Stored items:
========================================================================

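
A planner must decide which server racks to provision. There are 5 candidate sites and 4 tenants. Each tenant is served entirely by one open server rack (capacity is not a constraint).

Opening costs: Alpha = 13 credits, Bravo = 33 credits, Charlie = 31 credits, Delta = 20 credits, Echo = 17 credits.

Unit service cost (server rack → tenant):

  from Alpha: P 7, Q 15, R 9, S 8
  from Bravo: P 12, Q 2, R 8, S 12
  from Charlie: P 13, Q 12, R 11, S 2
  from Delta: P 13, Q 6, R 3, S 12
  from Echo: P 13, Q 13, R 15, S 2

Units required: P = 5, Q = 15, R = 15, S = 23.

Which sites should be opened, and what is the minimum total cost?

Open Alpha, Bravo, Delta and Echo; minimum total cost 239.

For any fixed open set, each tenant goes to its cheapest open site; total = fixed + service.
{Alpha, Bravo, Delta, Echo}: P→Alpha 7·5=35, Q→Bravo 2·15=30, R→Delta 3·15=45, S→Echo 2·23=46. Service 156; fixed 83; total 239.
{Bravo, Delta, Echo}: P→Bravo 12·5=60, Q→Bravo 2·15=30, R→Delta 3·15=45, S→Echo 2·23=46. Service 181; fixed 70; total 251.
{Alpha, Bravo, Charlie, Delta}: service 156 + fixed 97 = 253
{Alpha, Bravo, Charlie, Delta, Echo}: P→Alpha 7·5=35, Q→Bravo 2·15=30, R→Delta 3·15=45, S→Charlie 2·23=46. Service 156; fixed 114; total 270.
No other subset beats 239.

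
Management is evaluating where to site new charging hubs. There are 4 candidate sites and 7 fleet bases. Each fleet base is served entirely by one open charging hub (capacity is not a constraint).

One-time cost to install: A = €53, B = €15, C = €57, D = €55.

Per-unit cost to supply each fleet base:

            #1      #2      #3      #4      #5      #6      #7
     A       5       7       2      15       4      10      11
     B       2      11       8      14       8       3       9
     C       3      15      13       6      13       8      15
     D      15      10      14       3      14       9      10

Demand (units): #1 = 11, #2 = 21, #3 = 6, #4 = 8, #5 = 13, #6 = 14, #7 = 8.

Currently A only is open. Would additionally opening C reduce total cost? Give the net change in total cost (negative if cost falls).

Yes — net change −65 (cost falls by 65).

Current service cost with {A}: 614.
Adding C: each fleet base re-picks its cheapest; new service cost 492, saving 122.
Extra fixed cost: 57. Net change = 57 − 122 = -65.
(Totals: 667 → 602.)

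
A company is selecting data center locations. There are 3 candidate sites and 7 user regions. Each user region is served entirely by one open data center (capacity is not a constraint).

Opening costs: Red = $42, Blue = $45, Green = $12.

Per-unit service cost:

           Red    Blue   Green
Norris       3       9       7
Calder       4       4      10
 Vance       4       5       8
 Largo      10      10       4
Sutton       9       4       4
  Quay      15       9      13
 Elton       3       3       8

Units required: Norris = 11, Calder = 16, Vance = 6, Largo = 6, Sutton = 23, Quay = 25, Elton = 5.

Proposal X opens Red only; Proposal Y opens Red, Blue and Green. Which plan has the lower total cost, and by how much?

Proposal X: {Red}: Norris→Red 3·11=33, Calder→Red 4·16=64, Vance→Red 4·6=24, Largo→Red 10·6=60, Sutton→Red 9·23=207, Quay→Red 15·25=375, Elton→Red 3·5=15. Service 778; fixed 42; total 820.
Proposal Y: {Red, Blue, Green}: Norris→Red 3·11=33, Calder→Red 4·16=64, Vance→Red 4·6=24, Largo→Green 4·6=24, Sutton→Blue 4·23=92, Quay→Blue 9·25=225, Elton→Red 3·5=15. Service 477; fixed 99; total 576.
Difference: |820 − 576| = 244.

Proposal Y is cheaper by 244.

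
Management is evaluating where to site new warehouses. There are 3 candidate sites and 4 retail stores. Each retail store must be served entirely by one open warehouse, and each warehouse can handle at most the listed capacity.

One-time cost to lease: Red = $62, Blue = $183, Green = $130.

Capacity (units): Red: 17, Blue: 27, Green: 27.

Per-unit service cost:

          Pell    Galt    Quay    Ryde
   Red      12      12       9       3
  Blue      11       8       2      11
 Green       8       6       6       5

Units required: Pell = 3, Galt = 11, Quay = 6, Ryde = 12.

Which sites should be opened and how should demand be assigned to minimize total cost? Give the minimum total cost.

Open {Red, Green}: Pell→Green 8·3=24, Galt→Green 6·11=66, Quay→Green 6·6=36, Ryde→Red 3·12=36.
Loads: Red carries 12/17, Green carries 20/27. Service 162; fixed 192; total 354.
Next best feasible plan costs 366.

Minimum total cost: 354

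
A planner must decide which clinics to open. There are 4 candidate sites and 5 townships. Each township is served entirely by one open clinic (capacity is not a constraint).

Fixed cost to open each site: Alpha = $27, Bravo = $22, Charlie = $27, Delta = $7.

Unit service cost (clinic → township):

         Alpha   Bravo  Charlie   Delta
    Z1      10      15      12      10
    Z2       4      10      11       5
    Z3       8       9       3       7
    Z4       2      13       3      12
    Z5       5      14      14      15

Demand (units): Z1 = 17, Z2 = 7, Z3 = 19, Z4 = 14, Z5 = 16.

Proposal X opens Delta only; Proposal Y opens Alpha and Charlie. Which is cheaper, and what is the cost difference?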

========================================================================

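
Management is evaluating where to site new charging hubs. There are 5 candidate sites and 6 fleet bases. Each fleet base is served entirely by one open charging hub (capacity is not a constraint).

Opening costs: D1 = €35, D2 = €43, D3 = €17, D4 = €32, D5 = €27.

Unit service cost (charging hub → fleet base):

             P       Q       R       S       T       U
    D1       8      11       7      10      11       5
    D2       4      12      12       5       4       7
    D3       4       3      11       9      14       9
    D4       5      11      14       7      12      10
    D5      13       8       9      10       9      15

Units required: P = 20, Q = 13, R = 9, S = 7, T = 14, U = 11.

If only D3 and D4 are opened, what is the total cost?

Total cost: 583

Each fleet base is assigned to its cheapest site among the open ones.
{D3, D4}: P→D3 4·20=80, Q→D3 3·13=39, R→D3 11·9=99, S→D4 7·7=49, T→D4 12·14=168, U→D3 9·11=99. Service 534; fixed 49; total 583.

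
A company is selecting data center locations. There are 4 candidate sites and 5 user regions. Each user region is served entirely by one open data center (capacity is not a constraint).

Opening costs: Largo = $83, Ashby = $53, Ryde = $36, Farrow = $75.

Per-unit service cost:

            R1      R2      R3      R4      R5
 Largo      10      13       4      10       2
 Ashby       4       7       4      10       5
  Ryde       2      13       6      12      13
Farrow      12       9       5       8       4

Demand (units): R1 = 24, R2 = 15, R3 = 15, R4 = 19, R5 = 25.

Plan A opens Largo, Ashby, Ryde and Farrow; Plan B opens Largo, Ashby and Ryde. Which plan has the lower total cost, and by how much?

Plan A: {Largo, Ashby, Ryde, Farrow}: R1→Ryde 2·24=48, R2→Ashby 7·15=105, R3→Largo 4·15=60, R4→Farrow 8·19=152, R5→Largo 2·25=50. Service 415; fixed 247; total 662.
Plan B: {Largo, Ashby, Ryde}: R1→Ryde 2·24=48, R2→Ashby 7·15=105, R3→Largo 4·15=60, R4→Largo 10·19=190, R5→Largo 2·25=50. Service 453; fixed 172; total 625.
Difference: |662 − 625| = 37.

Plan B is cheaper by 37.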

========================================================================

• What you are asked to do: Out of the entries above, write out only the lines between the line holding "A planner must decide which server" and the line holding "Units required: P = 5, Q", inclusive, each exactly as given.

• Worked solution:
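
A planner must decide which server racks to provision. There are 5 candidate sites and 4 tenants. Each tenant is served entirely by one open server rack (capacity is not a constraint).

Opening costs: Alpha = 13 credits, Bravo = 33 credits, Charlie = 31 credits, Delta = 20 credits, Echo = 17 credits.

Unit service cost (server rack → tenant):

  from Alpha: P 7, Q 15, R 9, S 8
  from Bravo: P 12, Q 2, R 8, S 12
  from Charlie: P 13, Q 12, R 11, S 2
  from Delta: P 13, Q 6, R 3, S 12
  from Echo: P 13, Q 13, R 15, S 2

Units required: P = 5, Q = 15, R = 15, S = 23.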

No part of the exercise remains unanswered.